Return each line of the data below that contains the string "students".
+ + + + +
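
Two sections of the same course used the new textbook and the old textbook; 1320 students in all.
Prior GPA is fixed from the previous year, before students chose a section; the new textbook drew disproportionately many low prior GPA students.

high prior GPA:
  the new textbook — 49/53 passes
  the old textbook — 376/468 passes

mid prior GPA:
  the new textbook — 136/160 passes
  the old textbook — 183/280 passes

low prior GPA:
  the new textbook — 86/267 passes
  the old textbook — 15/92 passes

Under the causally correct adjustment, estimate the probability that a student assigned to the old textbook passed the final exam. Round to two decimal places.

0.58

the new textbook is higher inside every prior GPA band stratum but the old textbook is higher in aggregate. Whether to stratify depends on how prior GPA band relates to the teaching method.
Prior GPA band differs across teaching methods for reasons unrelated to any effect of the teaching method itself, and it separately predicts the outcome — a classic confounder. We must compare within prior GPA band levels.
Standardising the old textbook to the population prior GPA band mix: 0.395·376/468 + 0.333·183/280 + 0.272·15/92 = 0.579.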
+ + + + +
== RESULT ==
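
Two sections of the same course used the new textbook and the old textbook; 1320 students in all.
Prior GPA is fixed from the previous year, before students chose a section; the new textbook drew disproportionately many low prior GPA students.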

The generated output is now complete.